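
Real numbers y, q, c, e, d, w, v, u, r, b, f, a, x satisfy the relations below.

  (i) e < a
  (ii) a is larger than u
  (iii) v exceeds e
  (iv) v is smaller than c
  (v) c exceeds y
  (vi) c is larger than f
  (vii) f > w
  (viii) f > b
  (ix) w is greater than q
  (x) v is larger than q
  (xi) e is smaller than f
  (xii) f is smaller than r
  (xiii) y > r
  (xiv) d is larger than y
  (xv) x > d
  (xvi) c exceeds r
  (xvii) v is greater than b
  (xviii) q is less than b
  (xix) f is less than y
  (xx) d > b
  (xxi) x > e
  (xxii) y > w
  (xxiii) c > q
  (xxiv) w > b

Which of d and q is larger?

q < b and b < w give q < w.
Then w < f extends the chain to f.
With f < r: q < b < w < f < r.
With r < y: q < b < w < f < r < y.
Then y < d extends the chain to d.
So q < d; d is the larger of the two.

d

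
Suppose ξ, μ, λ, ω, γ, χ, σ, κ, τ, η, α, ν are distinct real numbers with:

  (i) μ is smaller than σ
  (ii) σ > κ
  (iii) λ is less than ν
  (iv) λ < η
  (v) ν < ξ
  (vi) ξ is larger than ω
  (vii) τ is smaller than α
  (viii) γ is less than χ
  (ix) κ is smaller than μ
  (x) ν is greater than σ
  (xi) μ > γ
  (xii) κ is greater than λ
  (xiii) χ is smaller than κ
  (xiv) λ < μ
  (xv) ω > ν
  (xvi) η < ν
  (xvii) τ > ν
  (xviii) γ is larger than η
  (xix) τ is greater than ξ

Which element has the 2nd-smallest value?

Piecing the relations together gives one ordering: λ < η < γ < χ < κ < μ < σ < ν < ω < ξ < τ < α.
The 2nd smallest is η.

η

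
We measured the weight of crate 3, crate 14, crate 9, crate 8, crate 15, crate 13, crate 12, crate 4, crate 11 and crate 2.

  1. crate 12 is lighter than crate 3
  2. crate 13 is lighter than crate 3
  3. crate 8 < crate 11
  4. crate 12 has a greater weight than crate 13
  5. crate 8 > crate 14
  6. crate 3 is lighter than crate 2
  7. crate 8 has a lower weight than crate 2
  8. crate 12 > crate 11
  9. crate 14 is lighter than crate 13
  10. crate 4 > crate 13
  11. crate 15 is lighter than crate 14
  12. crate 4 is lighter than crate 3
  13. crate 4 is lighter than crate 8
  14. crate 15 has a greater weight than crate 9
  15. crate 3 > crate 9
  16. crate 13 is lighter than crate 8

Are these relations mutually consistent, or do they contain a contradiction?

Every relation is compatible with crate 9 < crate 15 < crate 14 < crate 13 < crate 4 < crate 8 < crate 11 < crate 12 < crate 3 < crate 2; the set is consistent.

consistent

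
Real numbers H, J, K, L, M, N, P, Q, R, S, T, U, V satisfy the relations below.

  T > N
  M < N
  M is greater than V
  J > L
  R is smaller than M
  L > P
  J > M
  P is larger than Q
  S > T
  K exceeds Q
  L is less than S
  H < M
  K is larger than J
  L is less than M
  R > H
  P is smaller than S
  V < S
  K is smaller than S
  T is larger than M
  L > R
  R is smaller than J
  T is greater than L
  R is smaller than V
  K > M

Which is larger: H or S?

S

Following the relations from H: H < R < L < M < N < T < S.
So H < S; S is the larger of the two.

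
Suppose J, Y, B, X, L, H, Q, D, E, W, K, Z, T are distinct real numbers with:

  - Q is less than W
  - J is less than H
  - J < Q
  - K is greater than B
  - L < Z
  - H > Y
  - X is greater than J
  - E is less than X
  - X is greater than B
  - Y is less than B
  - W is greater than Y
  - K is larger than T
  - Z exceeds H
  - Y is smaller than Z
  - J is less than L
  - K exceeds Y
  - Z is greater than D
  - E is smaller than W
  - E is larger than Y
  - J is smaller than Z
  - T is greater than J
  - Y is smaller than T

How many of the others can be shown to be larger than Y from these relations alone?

Directly above Y: T, B, E, H, Z, K, W.
One step further: X (8 so far).
Nothing else is reachable above Y; 8 in all.

8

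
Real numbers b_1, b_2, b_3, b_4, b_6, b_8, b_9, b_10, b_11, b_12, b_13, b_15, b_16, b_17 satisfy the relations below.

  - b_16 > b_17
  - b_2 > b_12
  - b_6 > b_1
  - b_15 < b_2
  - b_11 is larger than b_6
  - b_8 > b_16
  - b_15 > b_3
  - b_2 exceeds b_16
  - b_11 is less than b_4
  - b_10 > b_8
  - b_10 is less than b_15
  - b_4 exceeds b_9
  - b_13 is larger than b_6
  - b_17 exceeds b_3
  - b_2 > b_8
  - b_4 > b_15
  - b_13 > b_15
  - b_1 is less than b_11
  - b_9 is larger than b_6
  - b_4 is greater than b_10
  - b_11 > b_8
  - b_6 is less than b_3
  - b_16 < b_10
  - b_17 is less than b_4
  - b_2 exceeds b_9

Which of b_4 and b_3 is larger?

Link the given pairs in sequence: b_3 < b_17; b_17 < b_16; b_16 < b_8; b_8 < b_10; b_10 < b_15; b_15 < b_4.
Chaining these gives b_3 < b_17 < b_16 < b_8 < b_10 < b_15 < b_4.
So b_3 < b_4; b_4 is the larger of the two.

b_4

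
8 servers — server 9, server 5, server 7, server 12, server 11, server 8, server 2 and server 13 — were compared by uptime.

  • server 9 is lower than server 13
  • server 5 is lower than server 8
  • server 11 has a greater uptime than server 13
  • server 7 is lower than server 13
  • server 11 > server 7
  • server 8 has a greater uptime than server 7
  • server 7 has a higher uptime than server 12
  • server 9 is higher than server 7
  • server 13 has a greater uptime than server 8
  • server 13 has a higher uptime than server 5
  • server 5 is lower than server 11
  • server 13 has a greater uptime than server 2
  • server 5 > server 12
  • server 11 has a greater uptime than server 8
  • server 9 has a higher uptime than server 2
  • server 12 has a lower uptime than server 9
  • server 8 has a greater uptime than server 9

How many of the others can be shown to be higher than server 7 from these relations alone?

4

The elements the relations force above server 7 are server 9, server 8, server 13, server 11 — no chain reaches any other.
That is 4.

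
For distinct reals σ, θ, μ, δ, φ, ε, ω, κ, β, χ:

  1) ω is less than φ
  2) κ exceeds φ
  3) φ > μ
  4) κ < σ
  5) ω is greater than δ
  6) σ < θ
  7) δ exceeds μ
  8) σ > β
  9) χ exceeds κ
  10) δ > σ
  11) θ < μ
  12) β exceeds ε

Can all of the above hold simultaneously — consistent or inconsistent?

Chaining the given relations yields σ < θ < μ < δ < ω < φ < κ, so σ < κ. But one relation states κ < σ. These cannot both hold.

inconsistent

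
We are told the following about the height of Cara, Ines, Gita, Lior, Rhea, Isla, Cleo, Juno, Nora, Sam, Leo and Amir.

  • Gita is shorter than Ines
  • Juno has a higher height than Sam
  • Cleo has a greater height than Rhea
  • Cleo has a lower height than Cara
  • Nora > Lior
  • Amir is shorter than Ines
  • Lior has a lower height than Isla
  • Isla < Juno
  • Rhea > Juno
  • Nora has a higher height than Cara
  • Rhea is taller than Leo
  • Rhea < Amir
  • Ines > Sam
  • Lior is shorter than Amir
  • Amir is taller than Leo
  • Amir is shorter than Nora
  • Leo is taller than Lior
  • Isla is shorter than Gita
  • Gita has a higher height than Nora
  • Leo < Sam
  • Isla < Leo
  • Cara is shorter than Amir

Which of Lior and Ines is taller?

Ines

Lior < Isla < Leo < Sam < Juno < Rhea < Cleo < Cara < Amir < Nora < Gita < Ines, by transitivity through Isla, Leo, Sam, Juno, Rhea, Cleo, Cara, Amir, Nora, Gita.
So Lior < Ines; Ines is the taller of the two.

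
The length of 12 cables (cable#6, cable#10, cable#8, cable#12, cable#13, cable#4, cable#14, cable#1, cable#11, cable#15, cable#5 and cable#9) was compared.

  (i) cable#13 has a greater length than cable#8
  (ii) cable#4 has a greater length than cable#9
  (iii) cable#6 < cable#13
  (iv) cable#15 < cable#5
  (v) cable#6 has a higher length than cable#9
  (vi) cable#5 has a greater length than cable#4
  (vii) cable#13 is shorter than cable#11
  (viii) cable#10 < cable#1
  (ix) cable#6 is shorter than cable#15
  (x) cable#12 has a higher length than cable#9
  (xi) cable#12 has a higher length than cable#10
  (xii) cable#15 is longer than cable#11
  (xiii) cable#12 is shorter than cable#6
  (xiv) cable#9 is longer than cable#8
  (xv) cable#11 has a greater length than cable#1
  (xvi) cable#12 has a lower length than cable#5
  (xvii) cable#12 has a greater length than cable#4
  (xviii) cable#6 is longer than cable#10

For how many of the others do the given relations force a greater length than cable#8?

8

Directly above cable#8: cable#9, cable#13.
One step further: cable#4, cable#12, cable#6, cable#11 (6 so far).
One step further: cable#15, cable#5 (8 so far).
Nothing else is reachable above cable#8; 8 in all.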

Task prompt = Your answer should be the exact lines above from the one with "(ii) cable#4 has" through the one with "(ix) cable#6 is shorter than cable#15", both included, and nothing besides.

Written solution =
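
  (ii) cable#4 has a greater length than cable#9
  (iii) cable#6 < cable#13
  (iv) cable#15 < cable#5
  (v) cable#6 has a higher length than cable#9
  (vi) cable#5 has a greater length than cable#4
  (vii) cable#13 is shorter than cable#11
  (viii) cable#10 < cable#1
  (ix) cable#6 is shorter than cable#15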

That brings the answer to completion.